Without changing a character, output all of the records.

§ Dataset records
•••••

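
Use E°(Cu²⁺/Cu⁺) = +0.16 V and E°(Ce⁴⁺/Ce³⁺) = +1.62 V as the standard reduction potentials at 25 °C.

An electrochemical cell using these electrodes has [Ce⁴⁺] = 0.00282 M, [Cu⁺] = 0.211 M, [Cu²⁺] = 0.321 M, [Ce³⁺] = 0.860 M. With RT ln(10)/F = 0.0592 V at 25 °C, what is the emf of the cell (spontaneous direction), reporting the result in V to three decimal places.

+1.302 V

Ce⁴⁺/Ce³⁺ is the cathode (higher E°), Cu²⁺/Cu⁺ the anode: E°cell = +1.62 − (+0.16) = +1.46 V, n = 1.
Overall: Ce⁴⁺(aq) + Cu⁺(aq) → Ce³⁺(aq) + Cu²⁺(aq)
Q = [Ce³⁺]·[Cu²⁺] / ([Ce⁴⁺]·[Cu⁺]); log Q = 2.666.
E = E° − (0.0592/n) log Q = +1.46 − (0.0592/1)(2.666) = +1.302 V.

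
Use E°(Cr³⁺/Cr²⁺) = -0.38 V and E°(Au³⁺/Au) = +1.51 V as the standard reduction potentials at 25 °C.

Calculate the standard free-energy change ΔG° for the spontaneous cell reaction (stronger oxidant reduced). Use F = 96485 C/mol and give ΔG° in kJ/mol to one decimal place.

-547.1 kJ/mol

Au³⁺/Au (E° = +1.51 V) is the cathode; Cr³⁺/Cr²⁺ (E° = -0.38 V) is the anode, so E°cell = +1.89 V.
Balancing electrons gives n = 3 (lcm of 3 and 1).
ΔG° = −nFE° = −(3)(96485)(+1.89) = -547,070 J = -547.1 kJ/mol.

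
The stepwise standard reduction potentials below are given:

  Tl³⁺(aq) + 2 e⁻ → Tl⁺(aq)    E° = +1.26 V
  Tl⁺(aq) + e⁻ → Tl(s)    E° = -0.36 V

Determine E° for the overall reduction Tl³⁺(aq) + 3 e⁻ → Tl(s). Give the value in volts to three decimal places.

Since ΔG° = −nFE° is additive over sequential reductions, n₃E°₃ = n₁E°₁ + n₂E°₂.
E°₃ = (2×+1.26 + 1×-0.36) / 3 = (+2.160) / 3 = +0.720 V.

+0.720 V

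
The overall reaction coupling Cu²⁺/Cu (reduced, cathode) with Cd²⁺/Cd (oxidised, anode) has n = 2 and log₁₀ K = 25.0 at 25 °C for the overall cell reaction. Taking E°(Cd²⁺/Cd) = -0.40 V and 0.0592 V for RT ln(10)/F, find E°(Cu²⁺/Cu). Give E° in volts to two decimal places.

+0.34 V

E°cell = (0.0592/n)·log K = (0.0592/2)(25.0) = +0.740 V.
Since Cu²⁺/Cu is the cathode and Cd²⁺/Cd the anode, E°cell = E°(Cu²⁺/Cu) − E°(Cd²⁺/Cd).
So E°(Cu²⁺/Cu) = E°cell + E°(Cd²⁺/Cd) = +0.740 + (-0.40) = +0.34 V.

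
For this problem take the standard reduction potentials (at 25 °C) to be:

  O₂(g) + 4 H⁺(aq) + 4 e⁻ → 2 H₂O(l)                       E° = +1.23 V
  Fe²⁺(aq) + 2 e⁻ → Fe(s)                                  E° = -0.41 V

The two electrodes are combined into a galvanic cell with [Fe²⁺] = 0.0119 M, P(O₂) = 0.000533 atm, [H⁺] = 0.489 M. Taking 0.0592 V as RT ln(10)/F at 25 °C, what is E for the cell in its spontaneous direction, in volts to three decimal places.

+1.630 V

O₂/H₂O is the cathode (higher E°), Fe²⁺/Fe the anode: E°cell = +1.23 − (-0.41) = +1.64 V, n = 4.
Overall: O₂(g) + 4 H⁺(aq) + 2 Fe(s) → 2 H₂O(l) + 2 Fe²⁺(aq)
Q = [Fe²⁺]^2 / (P(O₂)·[H⁺]^4); log Q = 0.667.
E = E° − (0.0592/n) log Q = +1.64 − (0.0592/4)(0.667) = +1.630 V.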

•••••

§ RESPONSE BOX
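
Use E°(Cu²⁺/Cu⁺) = +0.16 V and E°(Ce⁴⁺/Ce³⁺) = +1.62 V as the standard reduction potentials at 25 °C.

An electrochemical cell using these electrodes has [Ce⁴⁺] = 0.00282 M, [Cu⁺] = 0.211 M, [Cu²⁺] = 0.321 M, [Ce³⁺] = 0.860 M. With RT ln(10)/F = 0.0592 V at 25 °C, what is the emf of the cell (spontaneous direction), reporting the result in V to three decimal places.

+1.302 V

Ce⁴⁺/Ce³⁺ is the cathode (higher E°), Cu²⁺/Cu⁺ the anode: E°cell = +1.62 − (+0.16) = +1.46 V, n = 1.
Overall: Ce⁴⁺(aq) + Cu⁺(aq) → Ce³⁺(aq) + Cu²⁺(aq)
Q = [Ce³⁺]·[Cu²⁺] / ([Ce⁴⁺]·[Cu⁺]); log Q = 2.666.
E = E° − (0.0592/n) log Q = +1.46 − (0.0592/1)(2.666) = +1.302 V.

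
Use E°(Cr³⁺/Cr²⁺) = -0.38 V and E°(Au³⁺/Au) = +1.51 V as the standard reduction potentials at 25 °C.

Calculate the standard free-energy change ΔG° for the spontaneous cell reaction (stronger oxidant reduced). Use F = 96485 C/mol and give ΔG° in kJ/mol to one decimal place.

-547.1 kJ/mol

Au³⁺/Au (E° = +1.51 V) is the cathode; Cr³⁺/Cr²⁺ (E° = -0.38 V) is the anode, so E°cell = +1.89 V.
Balancing electrons gives n = 3 (lcm of 3 and 1).
ΔG° = −nFE° = −(3)(96485)(+1.89) = -547,070 J = -547.1 kJ/mol.

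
The stepwise standard reduction potentials below are given:

  Tl³⁺(aq) + 2 e⁻ → Tl⁺(aq)    E° = +1.26 V
  Tl⁺(aq) + e⁻ → Tl(s)    E° = -0.36 V

Determine E° for the overall reduction Tl³⁺(aq) + 3 e⁻ → Tl(s). Give the value in volts to three decimal places.

Since ΔG° = −nFE° is additive over sequential reductions, n₃E°₃ = n₁E°₁ + n₂E°₂.
E°₃ = (2×+1.26 + 1×-0.36) / 3 = (+2.160) / 3 = +0.720 V.

+0.720 V

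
The overall reaction coupling Cu²⁺/Cu (reduced, cathode) with Cd²⁺/Cd (oxidised, anode) has n = 2 and log₁₀ K = 25.0 at 25 °C for the overall cell reaction. Taking E°(Cd²⁺/Cd) = -0.40 V and 0.0592 V for RT ln(10)/F, find E°(Cu²⁺/Cu). Give E° in volts to two decimal places.

+0.34 V

E°cell = (0.0592/n)·log K = (0.0592/2)(25.0) = +0.740 V.
Since Cu²⁺/Cu is the cathode and Cd²⁺/Cd the anode, E°cell = E°(Cu²⁺/Cu) − E°(Cd²⁺/Cd).
So E°(Cu²⁺/Cu) = E°cell + E°(Cd²⁺/Cd) = +0.740 + (-0.40) = +0.34 V.

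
For this problem take the standard reduction potentials (at 25 °C) to be:

  O₂(g) + 4 H⁺(aq) + 4 e⁻ → 2 H₂O(l)                       E° = +1.23 V
  Fe²⁺(aq) + 2 e⁻ → Fe(s)                                  E° = -0.41 V

The two electrodes are combined into a galvanic cell with [Fe²⁺] = 0.0119 M, P(O₂) = 0.000533 atm, [H⁺] = 0.489 M. Taking 0.0592 V as RT ln(10)/F at 25 °C, what is E for the cell in its spontaneous direction, in volts to three decimal places.

+1.630 V

O₂/H₂O is the cathode (higher E°), Fe²⁺/Fe the anode: E°cell = +1.23 − (-0.41) = +1.64 V, n = 4.
Overall: O₂(g) + 4 H⁺(aq) + 2 Fe(s) → 2 H₂O(l) + 2 Fe²⁺(aq)
Q = [Fe²⁺]^2 / (P(O₂)·[H⁺]^4); log Q = 0.667.
E = E° − (0.0592/n) log Q = +1.64 − (0.0592/4)(0.667) = +1.630 V.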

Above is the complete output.